== Excerpted records ==
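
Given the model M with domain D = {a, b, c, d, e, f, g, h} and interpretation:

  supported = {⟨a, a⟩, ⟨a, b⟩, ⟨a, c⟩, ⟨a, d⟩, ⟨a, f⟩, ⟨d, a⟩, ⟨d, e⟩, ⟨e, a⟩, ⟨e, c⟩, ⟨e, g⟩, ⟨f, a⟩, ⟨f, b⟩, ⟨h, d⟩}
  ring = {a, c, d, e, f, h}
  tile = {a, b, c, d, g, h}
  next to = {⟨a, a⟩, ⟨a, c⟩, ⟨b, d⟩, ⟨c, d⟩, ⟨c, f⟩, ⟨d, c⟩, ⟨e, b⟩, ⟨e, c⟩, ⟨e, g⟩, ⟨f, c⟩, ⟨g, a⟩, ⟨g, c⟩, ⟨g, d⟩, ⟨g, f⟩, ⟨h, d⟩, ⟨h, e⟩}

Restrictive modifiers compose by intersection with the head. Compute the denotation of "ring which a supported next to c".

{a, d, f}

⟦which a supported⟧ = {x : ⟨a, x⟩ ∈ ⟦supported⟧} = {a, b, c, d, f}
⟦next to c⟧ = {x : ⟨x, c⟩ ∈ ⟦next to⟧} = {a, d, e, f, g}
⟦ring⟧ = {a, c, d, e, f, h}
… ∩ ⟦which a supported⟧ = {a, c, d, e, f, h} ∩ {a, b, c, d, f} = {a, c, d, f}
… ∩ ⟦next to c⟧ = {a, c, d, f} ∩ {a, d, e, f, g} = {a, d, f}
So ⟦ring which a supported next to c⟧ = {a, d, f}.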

...

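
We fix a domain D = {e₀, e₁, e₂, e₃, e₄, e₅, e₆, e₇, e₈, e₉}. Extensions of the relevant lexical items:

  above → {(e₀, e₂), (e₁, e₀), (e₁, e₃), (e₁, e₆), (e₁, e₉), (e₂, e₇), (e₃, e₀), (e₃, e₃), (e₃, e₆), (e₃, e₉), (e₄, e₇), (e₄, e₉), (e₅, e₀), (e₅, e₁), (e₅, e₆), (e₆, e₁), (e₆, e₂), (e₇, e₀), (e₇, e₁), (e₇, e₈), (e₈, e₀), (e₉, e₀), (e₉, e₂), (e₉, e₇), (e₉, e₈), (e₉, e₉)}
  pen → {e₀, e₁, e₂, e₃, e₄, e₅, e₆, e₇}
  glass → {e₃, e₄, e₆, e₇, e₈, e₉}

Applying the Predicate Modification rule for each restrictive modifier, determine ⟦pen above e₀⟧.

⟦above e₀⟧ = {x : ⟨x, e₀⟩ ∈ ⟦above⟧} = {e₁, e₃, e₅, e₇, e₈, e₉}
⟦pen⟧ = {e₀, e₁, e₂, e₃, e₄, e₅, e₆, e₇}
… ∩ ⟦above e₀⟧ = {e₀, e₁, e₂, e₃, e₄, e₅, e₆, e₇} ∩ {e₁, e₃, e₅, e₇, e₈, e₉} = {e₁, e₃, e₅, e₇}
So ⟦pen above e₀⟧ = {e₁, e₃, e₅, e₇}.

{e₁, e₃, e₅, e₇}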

---

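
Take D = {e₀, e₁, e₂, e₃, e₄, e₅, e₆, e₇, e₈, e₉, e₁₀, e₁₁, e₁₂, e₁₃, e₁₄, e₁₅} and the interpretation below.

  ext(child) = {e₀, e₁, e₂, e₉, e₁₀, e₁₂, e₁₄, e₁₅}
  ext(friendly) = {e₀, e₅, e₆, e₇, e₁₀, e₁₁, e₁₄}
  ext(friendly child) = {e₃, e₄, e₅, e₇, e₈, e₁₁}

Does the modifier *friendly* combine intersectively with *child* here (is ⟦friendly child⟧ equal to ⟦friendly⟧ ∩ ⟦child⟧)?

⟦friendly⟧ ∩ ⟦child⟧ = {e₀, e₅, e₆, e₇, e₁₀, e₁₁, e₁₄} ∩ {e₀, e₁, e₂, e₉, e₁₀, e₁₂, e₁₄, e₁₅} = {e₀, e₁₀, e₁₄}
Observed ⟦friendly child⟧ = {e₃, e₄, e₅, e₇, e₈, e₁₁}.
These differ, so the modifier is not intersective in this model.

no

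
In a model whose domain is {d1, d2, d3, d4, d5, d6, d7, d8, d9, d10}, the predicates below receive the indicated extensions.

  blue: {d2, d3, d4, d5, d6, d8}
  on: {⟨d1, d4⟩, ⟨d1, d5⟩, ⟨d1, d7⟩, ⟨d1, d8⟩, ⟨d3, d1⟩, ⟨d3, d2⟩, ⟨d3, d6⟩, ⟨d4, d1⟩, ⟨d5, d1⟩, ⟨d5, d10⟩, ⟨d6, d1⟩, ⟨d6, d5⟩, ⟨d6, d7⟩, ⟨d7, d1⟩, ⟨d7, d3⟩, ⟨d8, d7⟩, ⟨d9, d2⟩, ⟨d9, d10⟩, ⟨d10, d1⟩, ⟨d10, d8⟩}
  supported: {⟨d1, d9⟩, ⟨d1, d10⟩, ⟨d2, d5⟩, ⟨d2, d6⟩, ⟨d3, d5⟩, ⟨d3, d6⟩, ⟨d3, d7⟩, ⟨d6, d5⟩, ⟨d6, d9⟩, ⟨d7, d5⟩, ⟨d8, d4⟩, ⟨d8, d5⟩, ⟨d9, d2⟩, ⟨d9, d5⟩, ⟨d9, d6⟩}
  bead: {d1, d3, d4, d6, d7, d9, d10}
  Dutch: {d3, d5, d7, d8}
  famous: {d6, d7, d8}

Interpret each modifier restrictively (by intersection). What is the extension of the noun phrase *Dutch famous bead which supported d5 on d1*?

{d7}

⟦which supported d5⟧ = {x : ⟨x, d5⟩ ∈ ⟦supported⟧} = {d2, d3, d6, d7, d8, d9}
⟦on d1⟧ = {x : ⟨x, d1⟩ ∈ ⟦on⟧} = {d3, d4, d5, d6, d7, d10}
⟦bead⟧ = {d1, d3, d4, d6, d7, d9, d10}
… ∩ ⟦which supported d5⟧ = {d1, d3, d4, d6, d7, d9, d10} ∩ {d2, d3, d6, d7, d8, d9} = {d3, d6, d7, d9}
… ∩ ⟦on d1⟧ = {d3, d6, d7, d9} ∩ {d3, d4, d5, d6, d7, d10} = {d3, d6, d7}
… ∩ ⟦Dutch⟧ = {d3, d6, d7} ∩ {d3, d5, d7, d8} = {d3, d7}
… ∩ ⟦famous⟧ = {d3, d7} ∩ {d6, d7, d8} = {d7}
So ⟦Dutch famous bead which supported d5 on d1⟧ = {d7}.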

== Exercise instructions ==
Which lines in the listing hold the word "interpretation"? Copy them out.

== Response area ==
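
Given the model M with domain D = {a, b, c, d, e, f, g, h} and interpretation:
Take D = {e₀, e₁, e₂, e₃, e₄, e₅, e₆, e₇, e₈, e₉, e₁₀, e₁₁, e₁₂, e₁₃, e₁₄, e₁₅} and the interpretation below.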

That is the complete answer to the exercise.